◆ **Work required**
Look for "with" in the records and copy every line that has it.

-.-.-

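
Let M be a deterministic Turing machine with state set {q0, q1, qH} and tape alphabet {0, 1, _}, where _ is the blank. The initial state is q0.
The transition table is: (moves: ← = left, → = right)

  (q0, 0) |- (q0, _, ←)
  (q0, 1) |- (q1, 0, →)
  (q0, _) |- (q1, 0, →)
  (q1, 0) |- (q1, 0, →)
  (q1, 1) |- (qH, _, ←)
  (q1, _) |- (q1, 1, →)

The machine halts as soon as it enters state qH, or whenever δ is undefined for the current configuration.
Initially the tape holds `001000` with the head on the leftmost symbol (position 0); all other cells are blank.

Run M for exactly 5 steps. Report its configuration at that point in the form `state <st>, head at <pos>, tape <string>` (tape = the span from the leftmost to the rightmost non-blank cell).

state qH, head at 1, tape 010_000

q0 | _[0]01000   read 0 → write _, move ←, go to q0
q0 | [_]_01000   read _ → write 0, move →, go to q1
q1 | 0[_]01000   read _ → write 1, move →, go to q1
q1 | 01[0]1000   read 0 → write 0, move →, go to q1
q1 | 010[1]000   read 1 → write _, move ←, go to qH
qH | 01[0]_000
After 5 steps: state qH, head at 1, tape 010_000.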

-.-.-

◆ **Answer to this exercise**
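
Let M be a deterministic Turing machine with state set {q0, q1, qH} and tape alphabet {0, 1, _}, where _ is the blank. The initial state is q0.
Initially the tape holds `001000` with the head on the leftmost symbol (position 0); all other cells are blank.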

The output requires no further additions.